[[ DATA FOR REVIEW, beginning ]]

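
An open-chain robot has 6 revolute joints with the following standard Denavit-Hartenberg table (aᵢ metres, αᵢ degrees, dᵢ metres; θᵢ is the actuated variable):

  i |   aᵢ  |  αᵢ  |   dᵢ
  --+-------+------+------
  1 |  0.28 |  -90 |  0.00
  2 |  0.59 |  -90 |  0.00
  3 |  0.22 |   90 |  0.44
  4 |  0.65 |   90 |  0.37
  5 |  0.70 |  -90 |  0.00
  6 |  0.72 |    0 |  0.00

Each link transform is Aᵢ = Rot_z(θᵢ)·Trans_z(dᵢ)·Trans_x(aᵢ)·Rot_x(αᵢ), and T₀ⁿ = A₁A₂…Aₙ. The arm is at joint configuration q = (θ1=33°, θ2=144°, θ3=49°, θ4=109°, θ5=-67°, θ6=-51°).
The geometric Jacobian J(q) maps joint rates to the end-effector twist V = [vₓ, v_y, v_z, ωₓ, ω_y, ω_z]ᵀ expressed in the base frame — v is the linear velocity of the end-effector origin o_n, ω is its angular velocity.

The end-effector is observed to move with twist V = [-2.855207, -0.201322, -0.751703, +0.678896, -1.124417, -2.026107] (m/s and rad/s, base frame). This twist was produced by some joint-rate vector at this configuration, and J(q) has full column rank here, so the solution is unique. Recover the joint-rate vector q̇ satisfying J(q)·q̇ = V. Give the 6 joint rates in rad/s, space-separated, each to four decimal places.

o_n = [-0.3974, -1.1506, 1.1545]
J₁: ẑ×o_n = [1.1506, -0.3974, 0.0000], ω = ẑ
J2: z=[-0.5446, 0.8387, 0.0000] o=[0.2348, 0.1525, 0.0000] → [0.9682, 0.6288, 1.2399, -0.5446, 0.8387, 0.0000]
J3: z=[-0.4930, -0.3201, 0.8090] o=[-0.1655, -0.1075, -0.3468] → [0.3633, 0.5525, 0.4400, -0.4930, -0.3201, 0.8090]
J4: z=[-0.8694, 0.2177, -0.4436] o=[-0.3899, -0.4512, -0.0757] → [-0.0425, 1.0728, 0.6097, -0.8694, 0.2177, -0.4436]
J5: z=[-0.1927, -0.9760, -0.1012] o=[-1.0073, -0.3723, 0.3390] → [-0.8747, 0.0954, 0.7453, -0.1927, -0.9760, -0.1012]
J6: z=[-0.7585, 0.0827, 0.6464] o=[-0.5716, -0.5132, 0.8684] → [0.4356, 0.3296, 0.4690, -0.7585, 0.0827, 0.6464]
q̇ = J⁺·V = [-0.7480, -0.8180, -0.7210, 0.5070, 0.7470, -0.6100]

-0.7480 -0.8180 -0.7210 0.5070 0.7470 -0.6100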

[[ DATA FOR REVIEW, end ]]

REQUIRED ACTION |
Repeat back the material above verbatim, including every line.

RESULT OF THIS TASK |
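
An open-chain robot has 6 revolute joints with the following standard Denavit-Hartenberg table (aᵢ metres, αᵢ degrees, dᵢ metres; θᵢ is the actuated variable):

  i |   aᵢ  |  αᵢ  |   dᵢ
  --+-------+------+------
  1 |  0.28 |  -90 |  0.00
  2 |  0.59 |  -90 |  0.00
  3 |  0.22 |   90 |  0.44
  4 |  0.65 |   90 |  0.37
  5 |  0.70 |  -90 |  0.00
  6 |  0.72 |    0 |  0.00

Each link transform is Aᵢ = Rot_z(θᵢ)·Trans_z(dᵢ)·Trans_x(aᵢ)·Rot_x(αᵢ), and T₀ⁿ = A₁A₂…Aₙ. The arm is at joint configuration q = (θ1=33°, θ2=144°, θ3=49°, θ4=109°, θ5=-67°, θ6=-51°).
The geometric Jacobian J(q) maps joint rates to the end-effector twist V = [vₓ, v_y, v_z, ωₓ, ω_y, ω_z]ᵀ expressed in the base frame — v is the linear velocity of the end-effector origin o_n, ω is its angular velocity.

The end-effector is observed to move with twist V = [-2.855207, -0.201322, -0.751703, +0.678896, -1.124417, -2.026107] (m/s and rad/s, base frame). This twist was produced by some joint-rate vector at this configuration, and J(q) has full column rank here, so the solution is unique. Recover the joint-rate vector q̇ satisfying J(q)·q̇ = V. Give the 6 joint rates in rad/s, space-separated, each to four decimal places.

o_n = [-0.3974, -1.1506, 1.1545]
J₁: ẑ×o_n = [1.1506, -0.3974, 0.0000], ω = ẑ
J2: z=[-0.5446, 0.8387, 0.0000] o=[0.2348, 0.1525, 0.0000] → [0.9682, 0.6288, 1.2399, -0.5446, 0.8387, 0.0000]
J3: z=[-0.4930, -0.3201, 0.8090] o=[-0.1655, -0.1075, -0.3468] → [0.3633, 0.5525, 0.4400, -0.4930, -0.3201, 0.8090]
J4: z=[-0.8694, 0.2177, -0.4436] o=[-0.3899, -0.4512, -0.0757] → [-0.0425, 1.0728, 0.6097, -0.8694, 0.2177, -0.4436]
J5: z=[-0.1927, -0.9760, -0.1012] o=[-1.0073, -0.3723, 0.3390] → [-0.8747, 0.0954, 0.7453, -0.1927, -0.9760, -0.1012]
J6: z=[-0.7585, 0.0827, 0.6464] o=[-0.5716, -0.5132, 0.8684] → [0.4356, 0.3296, 0.4690, -0.7585, 0.0827, 0.6464]
q̇ = J⁺·V = [-0.7480, -0.8180, -0.7210, 0.5070, 0.7470, -0.6100]

-0.7480 -0.8180 -0.7210 0.5070 0.7470 -0.6100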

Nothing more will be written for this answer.